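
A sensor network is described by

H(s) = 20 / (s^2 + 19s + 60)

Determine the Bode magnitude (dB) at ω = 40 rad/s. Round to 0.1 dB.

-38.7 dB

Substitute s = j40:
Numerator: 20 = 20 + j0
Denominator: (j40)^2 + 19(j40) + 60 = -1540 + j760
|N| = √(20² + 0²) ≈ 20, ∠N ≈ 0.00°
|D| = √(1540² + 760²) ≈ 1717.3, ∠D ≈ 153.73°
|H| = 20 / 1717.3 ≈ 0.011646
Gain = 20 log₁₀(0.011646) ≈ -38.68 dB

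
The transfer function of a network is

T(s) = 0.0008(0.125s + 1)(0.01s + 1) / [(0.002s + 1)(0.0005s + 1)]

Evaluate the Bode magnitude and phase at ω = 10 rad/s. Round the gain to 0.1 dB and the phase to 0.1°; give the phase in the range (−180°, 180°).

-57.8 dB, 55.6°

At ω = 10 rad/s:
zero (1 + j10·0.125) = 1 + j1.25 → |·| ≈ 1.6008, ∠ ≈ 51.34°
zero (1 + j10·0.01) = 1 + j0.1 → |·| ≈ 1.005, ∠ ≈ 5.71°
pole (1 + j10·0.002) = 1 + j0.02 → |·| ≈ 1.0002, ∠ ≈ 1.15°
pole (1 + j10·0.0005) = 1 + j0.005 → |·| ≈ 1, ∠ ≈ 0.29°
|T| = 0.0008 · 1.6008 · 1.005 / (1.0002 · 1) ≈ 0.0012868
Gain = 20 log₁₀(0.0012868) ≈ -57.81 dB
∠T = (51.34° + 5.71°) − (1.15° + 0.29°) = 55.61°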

________________________

_ABOUT THIS TASK:_ Read the entries above, then pull out the lines that include "network".

_RESULT BELOW:_
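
A sensor network is described by
The transfer function of a network is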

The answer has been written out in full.